▸ Instructions to follow
Return exactly the lines of the records below, starting at the line that contains "(b) 62.769 s^-1" and ending at the line that contains "(c) a magnetic flux", with both of those lines kept.

%%

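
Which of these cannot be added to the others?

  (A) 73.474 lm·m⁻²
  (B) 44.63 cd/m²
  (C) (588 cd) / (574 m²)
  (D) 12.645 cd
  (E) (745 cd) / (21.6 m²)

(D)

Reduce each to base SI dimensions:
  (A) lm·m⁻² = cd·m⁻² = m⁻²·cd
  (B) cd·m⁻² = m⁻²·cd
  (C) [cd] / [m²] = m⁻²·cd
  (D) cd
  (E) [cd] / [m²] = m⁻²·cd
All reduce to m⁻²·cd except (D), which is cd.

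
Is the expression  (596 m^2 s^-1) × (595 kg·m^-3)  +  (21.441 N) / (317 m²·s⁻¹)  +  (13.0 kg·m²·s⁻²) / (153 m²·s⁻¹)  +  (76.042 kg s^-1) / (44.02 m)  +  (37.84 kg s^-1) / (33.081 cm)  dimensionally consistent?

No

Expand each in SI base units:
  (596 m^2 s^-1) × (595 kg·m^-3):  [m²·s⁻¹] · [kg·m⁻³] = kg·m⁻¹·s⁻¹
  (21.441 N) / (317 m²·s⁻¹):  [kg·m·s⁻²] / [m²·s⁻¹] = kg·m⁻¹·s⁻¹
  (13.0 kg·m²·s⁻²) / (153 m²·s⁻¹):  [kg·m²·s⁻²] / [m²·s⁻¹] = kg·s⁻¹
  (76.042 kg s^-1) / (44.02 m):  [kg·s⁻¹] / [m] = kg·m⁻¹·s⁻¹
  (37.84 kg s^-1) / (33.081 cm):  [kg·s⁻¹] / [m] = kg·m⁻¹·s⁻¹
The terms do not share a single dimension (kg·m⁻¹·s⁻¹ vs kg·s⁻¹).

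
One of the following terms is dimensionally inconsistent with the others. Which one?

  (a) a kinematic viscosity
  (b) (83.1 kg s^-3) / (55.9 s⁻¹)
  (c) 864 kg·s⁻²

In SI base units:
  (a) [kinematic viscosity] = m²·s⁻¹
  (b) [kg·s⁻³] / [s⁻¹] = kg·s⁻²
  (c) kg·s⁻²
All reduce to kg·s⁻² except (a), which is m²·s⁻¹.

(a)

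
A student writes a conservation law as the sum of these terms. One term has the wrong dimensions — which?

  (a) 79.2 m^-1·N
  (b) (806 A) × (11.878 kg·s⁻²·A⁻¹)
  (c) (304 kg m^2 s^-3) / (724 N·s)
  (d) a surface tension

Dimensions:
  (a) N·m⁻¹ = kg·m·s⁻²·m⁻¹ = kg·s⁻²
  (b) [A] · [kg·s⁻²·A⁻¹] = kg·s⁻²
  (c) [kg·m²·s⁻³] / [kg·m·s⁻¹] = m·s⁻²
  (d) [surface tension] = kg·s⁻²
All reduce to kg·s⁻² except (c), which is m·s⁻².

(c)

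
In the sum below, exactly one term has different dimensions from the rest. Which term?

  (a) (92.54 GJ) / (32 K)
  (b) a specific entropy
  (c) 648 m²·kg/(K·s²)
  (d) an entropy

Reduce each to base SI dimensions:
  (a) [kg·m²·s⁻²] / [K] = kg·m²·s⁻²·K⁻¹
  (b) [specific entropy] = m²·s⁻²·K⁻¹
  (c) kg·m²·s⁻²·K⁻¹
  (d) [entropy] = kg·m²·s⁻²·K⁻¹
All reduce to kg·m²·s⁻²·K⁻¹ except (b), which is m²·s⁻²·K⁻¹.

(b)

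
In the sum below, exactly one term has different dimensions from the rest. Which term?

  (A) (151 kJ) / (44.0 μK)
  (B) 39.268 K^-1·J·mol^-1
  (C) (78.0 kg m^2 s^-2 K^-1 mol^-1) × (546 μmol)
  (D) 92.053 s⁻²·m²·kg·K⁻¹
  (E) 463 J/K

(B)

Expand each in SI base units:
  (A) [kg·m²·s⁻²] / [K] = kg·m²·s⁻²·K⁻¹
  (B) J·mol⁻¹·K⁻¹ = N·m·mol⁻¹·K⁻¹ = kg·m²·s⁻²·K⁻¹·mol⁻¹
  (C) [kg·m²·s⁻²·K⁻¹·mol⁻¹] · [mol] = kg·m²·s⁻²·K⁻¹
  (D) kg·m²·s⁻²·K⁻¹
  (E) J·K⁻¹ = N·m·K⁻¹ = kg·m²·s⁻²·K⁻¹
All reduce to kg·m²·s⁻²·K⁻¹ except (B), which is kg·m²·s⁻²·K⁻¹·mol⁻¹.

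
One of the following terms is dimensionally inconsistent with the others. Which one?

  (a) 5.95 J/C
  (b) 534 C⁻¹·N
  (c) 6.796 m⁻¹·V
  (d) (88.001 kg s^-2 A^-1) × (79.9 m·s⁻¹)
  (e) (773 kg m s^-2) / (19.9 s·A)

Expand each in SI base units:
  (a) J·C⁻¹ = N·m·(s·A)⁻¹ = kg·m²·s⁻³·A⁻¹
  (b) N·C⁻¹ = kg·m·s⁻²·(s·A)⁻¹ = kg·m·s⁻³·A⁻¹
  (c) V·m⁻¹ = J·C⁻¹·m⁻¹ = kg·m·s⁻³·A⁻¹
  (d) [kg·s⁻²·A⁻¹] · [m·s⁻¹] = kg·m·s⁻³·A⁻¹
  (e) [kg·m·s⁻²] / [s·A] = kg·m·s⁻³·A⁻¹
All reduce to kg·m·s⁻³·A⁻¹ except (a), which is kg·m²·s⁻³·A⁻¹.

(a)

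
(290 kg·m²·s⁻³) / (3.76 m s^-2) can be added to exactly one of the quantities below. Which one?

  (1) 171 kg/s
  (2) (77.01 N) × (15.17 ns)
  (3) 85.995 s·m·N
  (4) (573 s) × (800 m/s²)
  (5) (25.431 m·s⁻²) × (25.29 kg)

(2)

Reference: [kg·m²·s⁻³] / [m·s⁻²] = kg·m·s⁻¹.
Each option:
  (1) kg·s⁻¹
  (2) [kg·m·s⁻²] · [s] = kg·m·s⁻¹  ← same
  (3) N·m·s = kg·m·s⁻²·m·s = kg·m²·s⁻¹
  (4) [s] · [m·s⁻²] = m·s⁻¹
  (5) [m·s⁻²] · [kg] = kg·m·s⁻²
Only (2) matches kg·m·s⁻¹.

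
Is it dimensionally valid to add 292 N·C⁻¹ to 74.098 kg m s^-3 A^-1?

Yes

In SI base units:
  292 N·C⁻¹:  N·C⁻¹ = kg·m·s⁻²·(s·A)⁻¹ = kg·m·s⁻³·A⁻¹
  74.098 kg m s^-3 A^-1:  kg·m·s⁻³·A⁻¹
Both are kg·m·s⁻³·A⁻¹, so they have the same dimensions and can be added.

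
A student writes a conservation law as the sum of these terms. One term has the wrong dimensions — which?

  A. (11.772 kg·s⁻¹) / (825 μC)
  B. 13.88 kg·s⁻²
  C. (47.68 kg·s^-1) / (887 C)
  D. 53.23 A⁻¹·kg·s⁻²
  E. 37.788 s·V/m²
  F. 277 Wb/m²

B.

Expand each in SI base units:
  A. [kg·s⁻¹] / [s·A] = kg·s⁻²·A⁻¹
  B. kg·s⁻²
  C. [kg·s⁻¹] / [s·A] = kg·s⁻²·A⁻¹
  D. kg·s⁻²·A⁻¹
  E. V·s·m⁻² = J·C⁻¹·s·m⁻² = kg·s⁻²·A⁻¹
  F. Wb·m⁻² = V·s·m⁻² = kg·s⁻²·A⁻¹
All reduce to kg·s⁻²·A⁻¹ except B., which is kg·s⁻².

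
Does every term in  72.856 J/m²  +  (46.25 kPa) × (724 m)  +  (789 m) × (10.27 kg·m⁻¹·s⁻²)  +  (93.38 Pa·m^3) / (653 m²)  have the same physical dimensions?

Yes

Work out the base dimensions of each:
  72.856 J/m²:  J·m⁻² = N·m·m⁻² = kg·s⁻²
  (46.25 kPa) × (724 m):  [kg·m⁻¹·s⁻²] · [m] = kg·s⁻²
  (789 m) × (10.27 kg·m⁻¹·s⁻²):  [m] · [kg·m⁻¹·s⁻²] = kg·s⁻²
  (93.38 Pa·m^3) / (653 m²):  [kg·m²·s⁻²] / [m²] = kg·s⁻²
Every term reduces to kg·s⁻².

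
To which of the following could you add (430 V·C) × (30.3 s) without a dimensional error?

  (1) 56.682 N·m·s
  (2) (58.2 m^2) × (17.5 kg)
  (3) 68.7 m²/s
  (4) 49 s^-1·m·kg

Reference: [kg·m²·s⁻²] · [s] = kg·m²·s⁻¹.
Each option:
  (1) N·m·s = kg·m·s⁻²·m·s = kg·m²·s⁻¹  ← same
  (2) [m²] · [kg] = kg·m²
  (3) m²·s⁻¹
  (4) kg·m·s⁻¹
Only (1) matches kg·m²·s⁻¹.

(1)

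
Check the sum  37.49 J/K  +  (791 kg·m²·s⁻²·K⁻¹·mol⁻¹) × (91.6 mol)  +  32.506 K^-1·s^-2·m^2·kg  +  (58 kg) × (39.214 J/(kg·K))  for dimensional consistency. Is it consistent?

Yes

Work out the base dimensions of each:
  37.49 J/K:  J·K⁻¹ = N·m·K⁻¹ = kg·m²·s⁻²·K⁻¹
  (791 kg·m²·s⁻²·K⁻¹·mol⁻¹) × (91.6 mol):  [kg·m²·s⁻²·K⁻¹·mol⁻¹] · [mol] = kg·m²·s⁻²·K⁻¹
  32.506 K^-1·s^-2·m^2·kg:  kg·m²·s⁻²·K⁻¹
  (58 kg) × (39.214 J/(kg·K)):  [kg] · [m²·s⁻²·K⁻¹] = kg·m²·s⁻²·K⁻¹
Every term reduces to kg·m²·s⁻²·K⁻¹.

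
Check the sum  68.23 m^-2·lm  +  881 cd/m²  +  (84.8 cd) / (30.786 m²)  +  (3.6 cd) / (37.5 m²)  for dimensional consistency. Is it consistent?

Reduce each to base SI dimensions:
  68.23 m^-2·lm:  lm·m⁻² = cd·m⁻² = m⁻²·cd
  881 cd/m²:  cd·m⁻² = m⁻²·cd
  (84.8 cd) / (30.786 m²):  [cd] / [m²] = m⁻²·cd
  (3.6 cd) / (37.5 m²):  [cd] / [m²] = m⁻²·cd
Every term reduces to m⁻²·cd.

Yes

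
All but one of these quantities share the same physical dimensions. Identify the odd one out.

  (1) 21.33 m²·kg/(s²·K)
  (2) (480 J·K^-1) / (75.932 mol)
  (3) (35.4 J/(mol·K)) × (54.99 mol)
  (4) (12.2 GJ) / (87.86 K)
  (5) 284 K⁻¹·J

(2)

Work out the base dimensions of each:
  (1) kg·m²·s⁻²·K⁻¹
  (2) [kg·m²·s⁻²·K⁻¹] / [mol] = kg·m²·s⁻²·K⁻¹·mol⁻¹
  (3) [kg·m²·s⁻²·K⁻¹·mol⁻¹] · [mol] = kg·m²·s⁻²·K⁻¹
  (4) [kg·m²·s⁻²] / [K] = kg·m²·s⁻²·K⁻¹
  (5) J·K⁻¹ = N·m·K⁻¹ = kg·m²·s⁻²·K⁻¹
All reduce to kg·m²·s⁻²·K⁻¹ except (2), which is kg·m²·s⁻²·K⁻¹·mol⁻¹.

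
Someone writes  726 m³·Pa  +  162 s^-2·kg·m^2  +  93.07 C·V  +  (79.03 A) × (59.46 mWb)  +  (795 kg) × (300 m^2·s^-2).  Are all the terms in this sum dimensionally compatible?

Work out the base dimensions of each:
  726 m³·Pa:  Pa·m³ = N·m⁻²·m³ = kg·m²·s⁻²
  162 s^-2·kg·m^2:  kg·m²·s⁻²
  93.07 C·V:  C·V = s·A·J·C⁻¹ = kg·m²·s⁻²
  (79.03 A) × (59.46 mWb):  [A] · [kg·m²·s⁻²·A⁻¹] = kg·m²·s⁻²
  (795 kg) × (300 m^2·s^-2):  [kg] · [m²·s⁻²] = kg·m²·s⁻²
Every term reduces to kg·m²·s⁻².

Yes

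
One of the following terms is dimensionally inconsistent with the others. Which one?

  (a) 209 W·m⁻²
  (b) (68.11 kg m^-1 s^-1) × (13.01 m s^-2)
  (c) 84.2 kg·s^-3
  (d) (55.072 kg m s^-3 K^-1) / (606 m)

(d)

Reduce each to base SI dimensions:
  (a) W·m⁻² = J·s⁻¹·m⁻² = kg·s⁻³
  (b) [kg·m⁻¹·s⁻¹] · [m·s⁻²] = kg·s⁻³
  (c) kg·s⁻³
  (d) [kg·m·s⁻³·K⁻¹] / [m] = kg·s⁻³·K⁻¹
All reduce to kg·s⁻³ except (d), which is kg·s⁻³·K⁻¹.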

%%
%%

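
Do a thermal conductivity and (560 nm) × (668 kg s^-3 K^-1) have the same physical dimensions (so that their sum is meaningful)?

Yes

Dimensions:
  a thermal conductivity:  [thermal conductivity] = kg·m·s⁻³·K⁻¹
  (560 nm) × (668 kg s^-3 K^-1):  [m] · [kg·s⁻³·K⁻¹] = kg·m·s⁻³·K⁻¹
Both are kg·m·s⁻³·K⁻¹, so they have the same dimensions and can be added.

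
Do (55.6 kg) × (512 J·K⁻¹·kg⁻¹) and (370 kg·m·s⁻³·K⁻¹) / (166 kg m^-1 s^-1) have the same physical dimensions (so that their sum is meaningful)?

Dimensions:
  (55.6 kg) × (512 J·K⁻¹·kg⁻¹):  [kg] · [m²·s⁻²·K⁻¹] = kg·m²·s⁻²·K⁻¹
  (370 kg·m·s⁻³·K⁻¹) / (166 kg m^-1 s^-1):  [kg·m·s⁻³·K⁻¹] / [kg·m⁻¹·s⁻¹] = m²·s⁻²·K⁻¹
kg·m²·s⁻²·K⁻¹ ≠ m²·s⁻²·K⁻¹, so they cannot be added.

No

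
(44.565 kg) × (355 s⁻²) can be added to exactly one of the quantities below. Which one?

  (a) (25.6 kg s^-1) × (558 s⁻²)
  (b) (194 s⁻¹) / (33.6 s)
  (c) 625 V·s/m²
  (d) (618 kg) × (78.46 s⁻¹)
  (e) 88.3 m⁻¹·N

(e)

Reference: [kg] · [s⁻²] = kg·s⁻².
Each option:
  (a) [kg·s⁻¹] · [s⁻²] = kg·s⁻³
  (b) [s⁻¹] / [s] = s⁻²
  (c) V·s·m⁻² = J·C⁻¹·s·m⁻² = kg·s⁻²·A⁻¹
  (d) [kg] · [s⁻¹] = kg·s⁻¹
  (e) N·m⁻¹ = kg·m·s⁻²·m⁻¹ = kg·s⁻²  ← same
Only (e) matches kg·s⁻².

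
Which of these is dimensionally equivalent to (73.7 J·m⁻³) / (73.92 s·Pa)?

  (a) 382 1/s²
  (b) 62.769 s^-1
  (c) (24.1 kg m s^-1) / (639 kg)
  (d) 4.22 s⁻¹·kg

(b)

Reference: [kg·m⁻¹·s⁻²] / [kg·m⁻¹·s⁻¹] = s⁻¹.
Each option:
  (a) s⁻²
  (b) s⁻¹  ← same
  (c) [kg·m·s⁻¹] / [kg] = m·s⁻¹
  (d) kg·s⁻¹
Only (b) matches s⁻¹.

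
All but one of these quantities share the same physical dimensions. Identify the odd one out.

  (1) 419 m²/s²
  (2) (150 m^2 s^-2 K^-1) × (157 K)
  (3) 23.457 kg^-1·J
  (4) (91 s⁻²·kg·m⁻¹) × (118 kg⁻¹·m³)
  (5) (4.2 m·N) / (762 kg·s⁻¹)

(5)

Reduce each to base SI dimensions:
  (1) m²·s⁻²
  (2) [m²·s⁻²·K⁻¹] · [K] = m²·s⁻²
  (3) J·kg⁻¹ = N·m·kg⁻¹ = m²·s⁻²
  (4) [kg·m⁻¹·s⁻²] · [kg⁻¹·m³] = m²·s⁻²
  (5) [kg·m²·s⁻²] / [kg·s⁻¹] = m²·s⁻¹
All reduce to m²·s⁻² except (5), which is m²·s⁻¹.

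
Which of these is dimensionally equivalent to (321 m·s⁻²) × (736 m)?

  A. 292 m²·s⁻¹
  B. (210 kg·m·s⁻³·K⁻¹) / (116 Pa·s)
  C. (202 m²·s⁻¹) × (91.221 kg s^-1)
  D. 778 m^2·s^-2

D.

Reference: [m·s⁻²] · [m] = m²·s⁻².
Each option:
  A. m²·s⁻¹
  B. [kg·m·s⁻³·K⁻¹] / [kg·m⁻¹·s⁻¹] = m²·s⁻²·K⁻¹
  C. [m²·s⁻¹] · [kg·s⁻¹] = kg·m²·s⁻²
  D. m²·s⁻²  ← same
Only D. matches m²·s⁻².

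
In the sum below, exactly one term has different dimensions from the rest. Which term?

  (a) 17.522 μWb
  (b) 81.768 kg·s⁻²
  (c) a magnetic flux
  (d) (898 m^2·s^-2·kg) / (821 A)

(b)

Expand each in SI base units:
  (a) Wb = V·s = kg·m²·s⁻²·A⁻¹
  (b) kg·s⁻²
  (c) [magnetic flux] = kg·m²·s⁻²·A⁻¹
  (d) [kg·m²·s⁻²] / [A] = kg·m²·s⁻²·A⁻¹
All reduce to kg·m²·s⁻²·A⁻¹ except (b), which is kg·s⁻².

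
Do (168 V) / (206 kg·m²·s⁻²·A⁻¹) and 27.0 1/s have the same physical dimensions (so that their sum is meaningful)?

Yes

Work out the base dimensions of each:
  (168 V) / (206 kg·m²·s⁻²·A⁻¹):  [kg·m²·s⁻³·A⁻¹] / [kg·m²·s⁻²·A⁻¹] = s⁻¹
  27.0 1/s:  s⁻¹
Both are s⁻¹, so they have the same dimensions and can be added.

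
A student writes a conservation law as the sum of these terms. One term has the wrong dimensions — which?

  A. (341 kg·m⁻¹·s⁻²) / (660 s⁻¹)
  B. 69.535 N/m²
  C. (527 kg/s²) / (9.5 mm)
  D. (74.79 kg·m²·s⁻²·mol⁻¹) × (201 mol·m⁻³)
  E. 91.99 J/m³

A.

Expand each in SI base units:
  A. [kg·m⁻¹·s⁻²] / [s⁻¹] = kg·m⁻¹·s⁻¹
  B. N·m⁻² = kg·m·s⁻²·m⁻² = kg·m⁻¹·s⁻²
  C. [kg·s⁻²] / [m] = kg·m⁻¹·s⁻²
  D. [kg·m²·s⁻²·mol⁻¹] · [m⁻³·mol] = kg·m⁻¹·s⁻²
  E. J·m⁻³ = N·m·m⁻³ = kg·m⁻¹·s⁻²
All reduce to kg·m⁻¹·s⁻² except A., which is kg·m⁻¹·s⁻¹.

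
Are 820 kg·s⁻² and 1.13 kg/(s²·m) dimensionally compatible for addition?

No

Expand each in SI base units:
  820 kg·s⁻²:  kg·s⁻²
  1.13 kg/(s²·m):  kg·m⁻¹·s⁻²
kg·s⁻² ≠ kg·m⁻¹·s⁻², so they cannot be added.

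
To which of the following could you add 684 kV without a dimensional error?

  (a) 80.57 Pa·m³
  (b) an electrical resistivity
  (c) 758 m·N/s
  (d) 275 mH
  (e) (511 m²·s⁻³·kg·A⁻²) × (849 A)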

%%

▸ Answer section
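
  (b) 62.769 s^-1
  (c) (24.1 kg m s^-1) / (639 kg)
  (d) 4.22 s⁻¹·kg

(b)

Reference: [kg·m⁻¹·s⁻²] / [kg·m⁻¹·s⁻¹] = s⁻¹.
Each option:
  (a) s⁻²
  (b) s⁻¹  ← same
  (c) [kg·m·s⁻¹] / [kg] = m·s⁻¹
  (d) kg·s⁻¹
Only (b) matches s⁻¹.

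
All but one of these quantities share the same physical dimensions. Identify the odd one out.

  (1) 419 m²/s²
  (2) (150 m^2 s^-2 K^-1) × (157 K)
  (3) 23.457 kg^-1·J
  (4) (91 s⁻²·kg·m⁻¹) × (118 kg⁻¹·m³)
  (5) (4.2 m·N) / (762 kg·s⁻¹)

(5)

Reduce each to base SI dimensions:
  (1) m²·s⁻²
  (2) [m²·s⁻²·K⁻¹] · [K] = m²·s⁻²
  (3) J·kg⁻¹ = N·m·kg⁻¹ = m²·s⁻²
  (4) [kg·m⁻¹·s⁻²] · [kg⁻¹·m³] = m²·s⁻²
  (5) [kg·m²·s⁻²] / [kg·s⁻¹] = m²·s⁻¹
All reduce to m²·s⁻² except (5), which is m²·s⁻¹.

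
Which of these is dimensionally equivalent to (321 m·s⁻²) × (736 m)?

  A. 292 m²·s⁻¹
  B. (210 kg·m·s⁻³·K⁻¹) / (116 Pa·s)
  C. (202 m²·s⁻¹) × (91.221 kg s^-1)
  D. 778 m^2·s^-2

D.

Reference: [m·s⁻²] · [m] = m²·s⁻².
Each option:
  A. m²·s⁻¹
  B. [kg·m·s⁻³·K⁻¹] / [kg·m⁻¹·s⁻¹] = m²·s⁻²·K⁻¹
  C. [m²·s⁻¹] · [kg·s⁻¹] = kg·m²·s⁻²
  D. m²·s⁻²  ← same
Only D. matches m²·s⁻².

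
In the sum below, exactly one term has different dimensions from the rest. Which term?

  (a) 17.522 μWb
  (b) 81.768 kg·s⁻²
  (c) a magnetic flux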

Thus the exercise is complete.